▸ RECORDS FOR THIS EXERCISE

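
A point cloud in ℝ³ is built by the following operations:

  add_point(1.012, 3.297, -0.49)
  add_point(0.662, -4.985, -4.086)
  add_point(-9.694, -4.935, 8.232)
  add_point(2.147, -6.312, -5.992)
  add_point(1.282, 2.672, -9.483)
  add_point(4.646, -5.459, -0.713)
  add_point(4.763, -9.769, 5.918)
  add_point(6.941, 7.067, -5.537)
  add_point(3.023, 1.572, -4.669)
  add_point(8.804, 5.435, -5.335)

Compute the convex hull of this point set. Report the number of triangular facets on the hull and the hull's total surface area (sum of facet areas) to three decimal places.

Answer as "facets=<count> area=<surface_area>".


Points on the hull: [0, 2, 3, 4, 5, 6, 7, 9] (8 of 10).

Facet areas (half cross-product norm):
  f1: (p3, p6, p2) → 96.7750
  f2: (p3, p4, p2) → 88.7743
  f3: (p3, p4, p9) → 43.6180
  f4: (p0, p6, p2) → 103.8900
  f5: (p0, p6, p9) → 69.2125
  f6: (p0, p4, p2) → 61.6817
  f7: (p5, p6, p9) → 31.2085
  f8: (p5, p3, p9) → 36.9433
  f9: (p5, p3, p6) → 17.1736
  f10: (p7, p4, p9) → 9.9475
  f11: (p7, p0, p9) → 10.5726
  f12: (p7, p0, p4) → 31.9965
Σ area = 601.794

Check V−E+F: 8 − 18 + 12 = 2.

facets=12 area=601.794


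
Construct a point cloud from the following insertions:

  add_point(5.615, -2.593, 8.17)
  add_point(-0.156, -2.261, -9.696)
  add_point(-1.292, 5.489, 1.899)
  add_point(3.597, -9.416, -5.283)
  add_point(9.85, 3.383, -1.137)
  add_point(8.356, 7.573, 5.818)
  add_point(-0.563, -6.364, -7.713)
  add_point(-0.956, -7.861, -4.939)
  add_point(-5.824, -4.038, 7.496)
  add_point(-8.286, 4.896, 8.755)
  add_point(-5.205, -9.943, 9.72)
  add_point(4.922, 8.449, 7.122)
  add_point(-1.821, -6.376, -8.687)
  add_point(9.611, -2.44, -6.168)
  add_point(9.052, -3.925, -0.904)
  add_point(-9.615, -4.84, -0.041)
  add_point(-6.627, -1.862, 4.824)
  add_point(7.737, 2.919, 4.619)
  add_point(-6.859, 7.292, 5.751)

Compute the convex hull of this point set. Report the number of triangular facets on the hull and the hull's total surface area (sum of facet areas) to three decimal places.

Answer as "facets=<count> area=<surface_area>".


facets=26 area=1115.305

Hull vertices (15/19): indices [0, 1, 2, 3, 4, 5, 7, 9, 10, 11, 12, 13, 14, 15, 18].

Facet areas (half cross-product norm):
  f1: (p9, p10, p15) → 75.3587
  f2: (p9, p0, p11) → 74.8720
  f3: (p9, p0, p10) → 92.2606
  f4: (p2, p11, p4) → 44.9013
  f5: (p2, p1, p4) → 75.5992
  f6: (p12, p1, p15) → 25.5948
  f7: (p12, p10, p15) → 66.3822
  f8: (p5, p11, p4) → 12.7733
  f9: (p5, p0, p11) → 20.2916
  f10: (p13, p1, p4) → 38.8318
  f11: (p13, p12, p3) → 32.5060
  f12: (p13, p12, p1) → 22.8710
  f13: (p14, p3, p10) → 77.0247
  f14: (p14, p0, p10) → 61.0809
  f15: (p14, p13, p3) → 23.7178
  f16: (p14, p13, p4) → 19.2248
  f17: (p14, p5, p4) → 26.9910
  f18: (p14, p5, p0) → 52.1256
  f19: (p18, p9, p11) → 23.1666
  f20: (p18, p2, p11) → 29.9190
  f21: (p18, p2, p1) → 36.7076
  f22: (p18, p1, p15) → 94.4147
  f23: (p18, p9, p15) → 27.0218
  f24: (p7, p3, p10) → 35.6129
  f25: (p7, p12, p10) → 16.4246
  f26: (p7, p12, p3) → 9.6302
Σ area = 1115.305

Euler characteristic 15−39+26 = 2 ✓


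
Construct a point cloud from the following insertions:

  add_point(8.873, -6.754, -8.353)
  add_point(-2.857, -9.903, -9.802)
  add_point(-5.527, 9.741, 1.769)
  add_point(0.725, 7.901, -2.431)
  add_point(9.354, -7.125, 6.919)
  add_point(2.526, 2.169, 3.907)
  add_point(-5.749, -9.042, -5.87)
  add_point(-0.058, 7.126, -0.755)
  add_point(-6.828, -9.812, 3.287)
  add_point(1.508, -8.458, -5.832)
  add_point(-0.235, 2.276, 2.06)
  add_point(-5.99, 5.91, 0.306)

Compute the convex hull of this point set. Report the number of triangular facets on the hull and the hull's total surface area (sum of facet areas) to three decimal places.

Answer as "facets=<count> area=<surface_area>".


Extreme-point indices: [0, 1, 2, 3, 4, 5, 6, 8, 11] — 9 of 12 on the boundary.

Per-facet area ½‖(b−a)×(c−a)‖:
  f1: (p2, p4, p8) → 161.5630
  f2: (p1, p4, p8) → 114.6088
  f3: (p0, p1, p4) → 92.5221
  f4: (p6, p1, p8) → 12.4862
  f5: (p5, p2, p4) → 12.6242
  f6: (p3, p1, p2) → 73.1173
  f7: (p3, p0, p1) → 106.8202
  f8: (p3, p5, p2) → 33.7700
  f9: (p3, p0, p4) → 129.7086
  f10: (p3, p5, p4) → 30.2837
  f11: (p11, p1, p2) → 13.2501
  f12: (p11, p6, p1) → 35.3461
  f13: (p11, p2, p8) → 17.3795
  f14: (p11, p6, p8) → 71.3387
Σ area = 904.818

Euler: V−E+F = 9−21+14 = 2.

facets=14 area=904.818


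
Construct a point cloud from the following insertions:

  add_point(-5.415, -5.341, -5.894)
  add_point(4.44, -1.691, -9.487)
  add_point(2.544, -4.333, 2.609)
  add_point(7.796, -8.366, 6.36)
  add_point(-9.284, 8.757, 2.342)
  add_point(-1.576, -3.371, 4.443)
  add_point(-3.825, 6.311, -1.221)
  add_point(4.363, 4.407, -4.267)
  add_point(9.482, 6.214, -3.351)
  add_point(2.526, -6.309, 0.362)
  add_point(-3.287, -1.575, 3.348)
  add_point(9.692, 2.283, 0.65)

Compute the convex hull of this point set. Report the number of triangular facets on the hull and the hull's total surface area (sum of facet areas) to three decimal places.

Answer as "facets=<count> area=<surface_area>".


facets=16 area=754.049

Hull vertices (10/12): indices [0, 1, 3, 4, 5, 6, 7, 8, 10, 11].

Area of each hull facet:
  f1: (p3, p11, p4) → 122.4997
  f2: (p1, p3, p11) → 73.8755
  f3: (p0, p1, p4) → 92.8253
  f4: (p0, p1, p3) → 94.2559
  f5: (p8, p11, p4) → 55.3207
  f6: (p8, p1, p11) → 31.3286
  f7: (p5, p3, p4) → 38.1975
  f8: (p5, p0, p3) → 55.9030
  f9: (p6, p1, p4) → 14.7070
  f10: (p6, p8, p4) → 24.1324
  f11: (p10, p0, p4) → 60.5839
  f12: (p10, p5, p4) → 6.3555
  f13: (p10, p5, p0) → 13.3846
  f14: (p7, p8, p1) → 20.7106
  f15: (p7, p6, p1) → 33.0145
  f16: (p7, p6, p8) → 16.9539
Σ area = 754.049

Check V−E+F: 10 − 24 + 16 = 2.


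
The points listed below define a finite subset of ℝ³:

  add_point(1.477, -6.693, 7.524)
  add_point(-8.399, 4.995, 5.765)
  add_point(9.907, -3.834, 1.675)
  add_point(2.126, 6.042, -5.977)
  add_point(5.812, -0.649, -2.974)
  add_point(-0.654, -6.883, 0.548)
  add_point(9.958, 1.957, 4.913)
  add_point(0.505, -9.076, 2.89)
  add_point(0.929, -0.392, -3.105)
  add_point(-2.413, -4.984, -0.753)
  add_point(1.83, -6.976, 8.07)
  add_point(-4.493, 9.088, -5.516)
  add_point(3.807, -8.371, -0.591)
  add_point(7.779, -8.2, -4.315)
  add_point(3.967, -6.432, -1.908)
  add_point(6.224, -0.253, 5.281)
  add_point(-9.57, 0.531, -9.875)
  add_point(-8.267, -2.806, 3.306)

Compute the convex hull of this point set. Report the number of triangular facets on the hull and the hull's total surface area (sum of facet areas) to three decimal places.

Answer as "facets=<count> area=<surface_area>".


facets=16 area=972.702

Points on the hull: [1, 2, 3, 6, 7, 10, 11, 13, 16, 17] (10 of 18).

Area of each hull facet:
  f1: (p1, p10, p6) → 98.1050
  f2: (p13, p7, p16) → 96.0916
  f3: (p13, p10, p7) → 26.5347
  f4: (p11, p1, p16) → 68.4863
  f5: (p11, p1, p6) → 112.3745
  f6: (p17, p7, p16) → 72.4592
  f7: (p17, p1, p16) → 55.7826
  f8: (p17, p10, p7) → 30.9371
  f9: (p17, p1, p10) → 47.4719
  f10: (p2, p10, p6) → 35.7160
  f11: (p2, p13, p6) → 12.3706
  f12: (p2, p13, p10) → 41.3648
  f13: (p3, p13, p6) → 89.6867
  f14: (p3, p11, p6) → 41.7376
  f15: (p3, p13, p16) → 104.0264
  f16: (p3, p11, p16) → 39.5568
Σ area = 972.702

Euler characteristic 10−24+16 = 2 ✓


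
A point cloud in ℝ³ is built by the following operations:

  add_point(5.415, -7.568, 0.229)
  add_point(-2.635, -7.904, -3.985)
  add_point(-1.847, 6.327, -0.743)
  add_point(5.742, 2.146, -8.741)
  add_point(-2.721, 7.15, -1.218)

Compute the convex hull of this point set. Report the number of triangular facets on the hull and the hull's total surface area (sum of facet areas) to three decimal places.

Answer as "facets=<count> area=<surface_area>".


Points on the hull: [0, 1, 2, 3, 4] (5 of 5).

Area of each hull facet:
  f1: (p1, p3, p4) → 81.4274
  f2: (p0, p1, p3) → 57.9745
  f3: (p2, p3, p4) → 6.9352
  f4: (p2, p0, p3) → 76.1461
  f5: (p2, p1, p4) → 8.1576
  f6: (p2, p0, p1) → 65.2859
Σ area = 295.927

Check V−E+F: 5 − 9 + 6 = 2.

facets=6 area=295.927


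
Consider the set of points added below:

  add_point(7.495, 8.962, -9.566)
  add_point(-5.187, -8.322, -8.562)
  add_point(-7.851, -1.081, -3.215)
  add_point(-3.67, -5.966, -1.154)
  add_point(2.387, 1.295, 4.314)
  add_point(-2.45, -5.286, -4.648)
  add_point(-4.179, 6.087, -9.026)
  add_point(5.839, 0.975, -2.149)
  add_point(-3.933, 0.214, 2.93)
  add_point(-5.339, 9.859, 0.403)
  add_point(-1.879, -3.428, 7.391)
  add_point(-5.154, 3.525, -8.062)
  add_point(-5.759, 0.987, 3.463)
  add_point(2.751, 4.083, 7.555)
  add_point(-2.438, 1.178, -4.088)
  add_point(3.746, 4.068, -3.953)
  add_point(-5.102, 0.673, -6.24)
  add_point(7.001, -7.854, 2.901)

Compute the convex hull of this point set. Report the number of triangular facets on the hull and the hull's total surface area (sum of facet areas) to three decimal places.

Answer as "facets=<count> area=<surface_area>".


10 of the 18 inputs are extreme points: [0, 1, 2, 6, 9, 10, 11, 12, 13, 17].

Area of each hull facet:
  f1: (p13, p9, p0) → 97.8549
  f2: (p17, p13, p0) → 122.5967
  f3: (p6, p9, p2) → 48.1667
  f4: (p6, p9, p0) → 61.3843
  f5: (p12, p9, p2) → 34.2705
  f6: (p12, p13, p9) → 45.7490
  f7: (p1, p17, p0) → 162.9362
  f8: (p1, p6, p0) → 82.7550
  f9: (p10, p17, p13) → 47.9214
  f10: (p10, p12, p13) → 30.3327
  f11: (p10, p1, p17) → 86.9454
  f12: (p10, p12, p2) → 22.5011
  f13: (p10, p1, p2) → 56.9511
  f14: (p11, p6, p2) → 4.3016
  f15: (p11, p1, p2) → 33.8401
  f16: (p11, p1, p6) → 8.5597
Σ area = 947.066

Euler characteristic 10−24+16 = 2 ✓

facets=16 area=947.066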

▸ INSTRUCTIONS FOR THE TASK
In the material above, find the line containing "add_point(-0.235, 2.276, 2.06)" and the line containing "add_point(-9.284, 8.757, 2.342)", then write out exactly those two lines and every line between them, and nothing more.

▸ ANSWER FOR THE TASK
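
  add_point(-0.235, 2.276, 2.06)
  add_point(-5.99, 5.91, 0.306)

Compute the convex hull of this point set. Report the number of triangular facets on the hull and the hull's total surface area (sum of facet areas) to three decimal places.

Answer as "facets=<count> area=<surface_area>".


Extreme-point indices: [0, 1, 2, 3, 4, 5, 6, 8, 11] — 9 of 12 on the boundary.

Per-facet area ½‖(b−a)×(c−a)‖:
  f1: (p2, p4, p8) → 161.5630
  f2: (p1, p4, p8) → 114.6088
  f3: (p0, p1, p4) → 92.5221
  f4: (p6, p1, p8) → 12.4862
  f5: (p5, p2, p4) → 12.6242
  f6: (p3, p1, p2) → 73.1173
  f7: (p3, p0, p1) → 106.8202
  f8: (p3, p5, p2) → 33.7700
  f9: (p3, p0, p4) → 129.7086
  f10: (p3, p5, p4) → 30.2837
  f11: (p11, p1, p2) → 13.2501
  f12: (p11, p6, p1) → 35.3461
  f13: (p11, p2, p8) → 17.3795
  f14: (p11, p6, p8) → 71.3387
Σ area = 904.818

Euler: V−E+F = 9−21+14 = 2.

facets=14 area=904.818


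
Construct a point cloud from the following insertions:

  add_point(-5.415, -5.341, -5.894)
  add_point(4.44, -1.691, -9.487)
  add_point(2.544, -4.333, 2.609)
  add_point(7.796, -8.366, 6.36)
  add_point(-9.284, 8.757, 2.342)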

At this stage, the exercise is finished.